* Exercise material:
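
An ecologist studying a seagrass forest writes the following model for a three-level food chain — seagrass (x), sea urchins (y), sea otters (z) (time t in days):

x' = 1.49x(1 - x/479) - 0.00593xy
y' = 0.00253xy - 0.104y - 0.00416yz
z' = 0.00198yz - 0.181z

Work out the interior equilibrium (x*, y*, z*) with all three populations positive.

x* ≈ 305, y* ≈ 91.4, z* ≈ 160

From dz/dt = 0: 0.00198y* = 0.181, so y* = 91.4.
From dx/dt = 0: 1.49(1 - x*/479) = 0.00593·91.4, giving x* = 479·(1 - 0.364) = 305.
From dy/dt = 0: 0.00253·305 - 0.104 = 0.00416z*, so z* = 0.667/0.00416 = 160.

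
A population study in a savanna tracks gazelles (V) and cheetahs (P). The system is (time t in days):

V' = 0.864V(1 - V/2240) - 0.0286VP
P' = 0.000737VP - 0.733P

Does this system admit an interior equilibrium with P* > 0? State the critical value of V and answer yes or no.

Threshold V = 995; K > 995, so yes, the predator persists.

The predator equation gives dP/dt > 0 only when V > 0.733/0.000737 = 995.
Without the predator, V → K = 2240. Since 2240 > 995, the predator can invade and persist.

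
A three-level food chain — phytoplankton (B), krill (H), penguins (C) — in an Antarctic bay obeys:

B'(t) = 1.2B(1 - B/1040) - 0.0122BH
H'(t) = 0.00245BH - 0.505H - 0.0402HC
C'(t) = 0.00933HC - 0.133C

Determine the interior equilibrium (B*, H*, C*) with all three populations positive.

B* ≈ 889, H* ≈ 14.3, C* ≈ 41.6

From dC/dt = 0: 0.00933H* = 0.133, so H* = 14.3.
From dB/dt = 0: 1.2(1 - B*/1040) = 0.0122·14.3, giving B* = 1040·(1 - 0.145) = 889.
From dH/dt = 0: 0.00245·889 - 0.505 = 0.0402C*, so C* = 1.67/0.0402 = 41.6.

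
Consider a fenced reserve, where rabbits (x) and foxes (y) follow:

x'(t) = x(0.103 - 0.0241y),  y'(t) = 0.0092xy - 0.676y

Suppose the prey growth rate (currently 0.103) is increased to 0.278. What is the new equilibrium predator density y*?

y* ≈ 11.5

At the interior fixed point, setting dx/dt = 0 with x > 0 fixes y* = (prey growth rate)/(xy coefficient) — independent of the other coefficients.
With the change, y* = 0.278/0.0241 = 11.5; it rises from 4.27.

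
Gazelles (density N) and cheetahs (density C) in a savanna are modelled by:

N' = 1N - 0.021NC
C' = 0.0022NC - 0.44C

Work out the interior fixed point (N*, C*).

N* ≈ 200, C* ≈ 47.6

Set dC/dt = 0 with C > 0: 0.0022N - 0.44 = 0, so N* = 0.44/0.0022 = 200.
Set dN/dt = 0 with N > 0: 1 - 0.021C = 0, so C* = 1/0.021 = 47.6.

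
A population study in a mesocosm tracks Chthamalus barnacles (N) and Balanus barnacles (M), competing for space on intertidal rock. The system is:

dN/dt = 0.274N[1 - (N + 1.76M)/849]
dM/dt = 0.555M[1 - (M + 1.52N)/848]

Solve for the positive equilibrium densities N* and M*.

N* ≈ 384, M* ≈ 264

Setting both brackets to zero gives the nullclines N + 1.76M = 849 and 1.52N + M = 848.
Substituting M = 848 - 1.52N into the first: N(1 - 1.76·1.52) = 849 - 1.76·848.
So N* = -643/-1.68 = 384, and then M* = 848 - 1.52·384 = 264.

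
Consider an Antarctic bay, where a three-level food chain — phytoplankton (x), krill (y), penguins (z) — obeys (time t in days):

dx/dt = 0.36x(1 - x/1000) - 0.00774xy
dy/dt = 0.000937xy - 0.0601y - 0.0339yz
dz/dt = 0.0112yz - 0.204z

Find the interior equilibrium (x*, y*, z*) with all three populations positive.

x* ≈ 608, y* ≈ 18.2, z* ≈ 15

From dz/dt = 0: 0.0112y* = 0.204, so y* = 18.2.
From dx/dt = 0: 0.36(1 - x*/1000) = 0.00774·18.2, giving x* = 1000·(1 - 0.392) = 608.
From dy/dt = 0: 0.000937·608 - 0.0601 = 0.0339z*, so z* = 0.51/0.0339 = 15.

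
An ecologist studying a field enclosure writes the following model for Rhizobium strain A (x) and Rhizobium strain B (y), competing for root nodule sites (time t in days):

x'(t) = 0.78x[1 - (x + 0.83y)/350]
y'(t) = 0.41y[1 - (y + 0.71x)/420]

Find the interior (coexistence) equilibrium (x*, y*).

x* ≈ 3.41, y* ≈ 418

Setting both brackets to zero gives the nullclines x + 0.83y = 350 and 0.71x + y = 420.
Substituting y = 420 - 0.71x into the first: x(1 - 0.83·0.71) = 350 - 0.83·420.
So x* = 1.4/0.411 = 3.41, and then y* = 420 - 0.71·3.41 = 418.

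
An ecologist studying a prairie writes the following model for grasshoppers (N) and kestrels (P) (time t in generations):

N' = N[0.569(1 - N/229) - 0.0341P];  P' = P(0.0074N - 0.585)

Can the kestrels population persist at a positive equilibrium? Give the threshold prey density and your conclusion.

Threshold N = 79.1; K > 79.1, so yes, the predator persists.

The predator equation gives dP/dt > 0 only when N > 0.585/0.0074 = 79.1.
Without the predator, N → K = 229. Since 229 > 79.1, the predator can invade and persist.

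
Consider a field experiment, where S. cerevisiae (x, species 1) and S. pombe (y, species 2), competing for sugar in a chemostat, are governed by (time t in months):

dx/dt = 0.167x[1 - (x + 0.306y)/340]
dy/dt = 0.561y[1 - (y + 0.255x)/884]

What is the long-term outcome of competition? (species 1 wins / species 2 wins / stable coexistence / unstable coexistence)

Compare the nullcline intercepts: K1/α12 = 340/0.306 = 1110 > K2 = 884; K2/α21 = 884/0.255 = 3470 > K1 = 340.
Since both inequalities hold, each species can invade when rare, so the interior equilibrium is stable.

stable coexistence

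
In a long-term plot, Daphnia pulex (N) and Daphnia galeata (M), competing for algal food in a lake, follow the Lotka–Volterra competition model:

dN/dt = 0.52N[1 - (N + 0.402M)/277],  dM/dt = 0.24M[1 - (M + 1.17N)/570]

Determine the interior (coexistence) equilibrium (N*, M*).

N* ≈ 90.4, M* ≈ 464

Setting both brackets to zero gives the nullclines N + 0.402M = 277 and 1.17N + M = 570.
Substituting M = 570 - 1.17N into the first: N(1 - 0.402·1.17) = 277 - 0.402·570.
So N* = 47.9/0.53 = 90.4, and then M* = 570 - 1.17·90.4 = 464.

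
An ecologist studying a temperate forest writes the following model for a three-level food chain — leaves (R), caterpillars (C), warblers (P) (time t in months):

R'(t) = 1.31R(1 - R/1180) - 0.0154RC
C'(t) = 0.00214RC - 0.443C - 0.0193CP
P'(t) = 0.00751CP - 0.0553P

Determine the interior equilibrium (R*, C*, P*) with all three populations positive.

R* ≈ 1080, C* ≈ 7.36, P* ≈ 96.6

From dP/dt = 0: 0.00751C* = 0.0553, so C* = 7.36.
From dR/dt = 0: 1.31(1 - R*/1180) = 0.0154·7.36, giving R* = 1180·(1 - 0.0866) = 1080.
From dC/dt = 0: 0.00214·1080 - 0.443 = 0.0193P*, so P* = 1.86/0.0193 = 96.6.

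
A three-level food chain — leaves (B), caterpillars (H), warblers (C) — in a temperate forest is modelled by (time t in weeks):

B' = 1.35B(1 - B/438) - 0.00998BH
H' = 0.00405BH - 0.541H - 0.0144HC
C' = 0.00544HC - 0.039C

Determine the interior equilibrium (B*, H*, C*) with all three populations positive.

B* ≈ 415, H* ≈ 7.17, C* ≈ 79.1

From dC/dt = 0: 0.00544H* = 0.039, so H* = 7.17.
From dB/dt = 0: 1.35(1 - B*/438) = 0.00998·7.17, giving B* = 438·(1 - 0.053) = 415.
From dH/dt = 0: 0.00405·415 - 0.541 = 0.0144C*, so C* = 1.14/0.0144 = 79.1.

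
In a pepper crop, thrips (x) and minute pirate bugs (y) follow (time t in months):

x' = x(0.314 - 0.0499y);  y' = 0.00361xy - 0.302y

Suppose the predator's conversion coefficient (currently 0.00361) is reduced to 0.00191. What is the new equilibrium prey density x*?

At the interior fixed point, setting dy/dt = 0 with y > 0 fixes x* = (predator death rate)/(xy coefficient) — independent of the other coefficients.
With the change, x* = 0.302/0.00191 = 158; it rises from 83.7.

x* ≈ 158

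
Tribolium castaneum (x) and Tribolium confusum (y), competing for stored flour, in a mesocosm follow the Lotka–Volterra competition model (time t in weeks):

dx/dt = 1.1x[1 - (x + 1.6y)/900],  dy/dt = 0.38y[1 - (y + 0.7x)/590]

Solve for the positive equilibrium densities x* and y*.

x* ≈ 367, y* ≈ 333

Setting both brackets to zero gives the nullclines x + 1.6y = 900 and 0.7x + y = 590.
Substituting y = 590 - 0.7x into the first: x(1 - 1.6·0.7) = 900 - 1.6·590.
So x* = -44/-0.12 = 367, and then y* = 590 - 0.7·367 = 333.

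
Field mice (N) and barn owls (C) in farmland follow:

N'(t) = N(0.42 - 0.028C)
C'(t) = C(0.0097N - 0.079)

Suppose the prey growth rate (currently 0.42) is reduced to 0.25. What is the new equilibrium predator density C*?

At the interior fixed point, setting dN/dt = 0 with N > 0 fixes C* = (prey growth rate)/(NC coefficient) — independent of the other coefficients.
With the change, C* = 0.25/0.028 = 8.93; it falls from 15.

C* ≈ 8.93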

* * *

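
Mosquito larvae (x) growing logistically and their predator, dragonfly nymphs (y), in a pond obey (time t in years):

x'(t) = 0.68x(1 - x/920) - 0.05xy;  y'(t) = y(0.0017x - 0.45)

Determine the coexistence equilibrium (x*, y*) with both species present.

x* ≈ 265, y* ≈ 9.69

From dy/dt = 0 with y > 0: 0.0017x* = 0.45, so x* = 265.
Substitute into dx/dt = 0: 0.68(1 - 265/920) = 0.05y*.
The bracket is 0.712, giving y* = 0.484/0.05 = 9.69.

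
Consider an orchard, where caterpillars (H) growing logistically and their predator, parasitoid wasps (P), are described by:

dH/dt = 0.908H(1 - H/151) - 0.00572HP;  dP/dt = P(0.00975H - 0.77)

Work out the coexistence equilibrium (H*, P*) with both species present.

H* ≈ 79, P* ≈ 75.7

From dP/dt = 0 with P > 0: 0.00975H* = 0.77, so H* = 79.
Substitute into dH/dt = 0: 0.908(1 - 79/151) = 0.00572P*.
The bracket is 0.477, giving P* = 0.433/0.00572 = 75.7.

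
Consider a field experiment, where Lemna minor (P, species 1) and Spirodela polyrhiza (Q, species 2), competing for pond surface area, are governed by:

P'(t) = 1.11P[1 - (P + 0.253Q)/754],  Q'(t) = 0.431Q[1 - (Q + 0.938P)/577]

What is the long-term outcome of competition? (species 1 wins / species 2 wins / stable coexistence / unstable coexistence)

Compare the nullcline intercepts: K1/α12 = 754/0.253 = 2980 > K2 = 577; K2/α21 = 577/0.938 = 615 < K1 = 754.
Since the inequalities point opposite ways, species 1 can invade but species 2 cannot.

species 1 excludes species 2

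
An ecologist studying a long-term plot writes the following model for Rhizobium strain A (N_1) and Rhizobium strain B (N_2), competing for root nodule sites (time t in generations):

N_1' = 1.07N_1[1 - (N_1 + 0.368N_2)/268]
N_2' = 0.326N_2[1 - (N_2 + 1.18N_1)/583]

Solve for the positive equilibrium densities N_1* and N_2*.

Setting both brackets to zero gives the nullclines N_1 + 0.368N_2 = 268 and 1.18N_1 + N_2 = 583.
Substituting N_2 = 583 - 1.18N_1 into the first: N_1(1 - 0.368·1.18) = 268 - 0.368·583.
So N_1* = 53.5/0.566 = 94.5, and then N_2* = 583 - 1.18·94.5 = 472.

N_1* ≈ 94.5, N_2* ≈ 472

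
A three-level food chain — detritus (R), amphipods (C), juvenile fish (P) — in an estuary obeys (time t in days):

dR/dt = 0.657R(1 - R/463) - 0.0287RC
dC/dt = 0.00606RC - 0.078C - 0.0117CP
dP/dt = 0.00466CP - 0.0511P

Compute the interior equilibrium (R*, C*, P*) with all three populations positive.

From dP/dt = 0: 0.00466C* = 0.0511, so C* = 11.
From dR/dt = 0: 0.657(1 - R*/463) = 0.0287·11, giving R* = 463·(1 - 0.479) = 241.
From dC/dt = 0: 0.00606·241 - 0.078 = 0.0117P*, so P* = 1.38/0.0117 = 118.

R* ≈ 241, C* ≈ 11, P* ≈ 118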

* Exercise instructions: Within this listing, how many lines hold "root"? Give the number alone.

* Exercise result: 2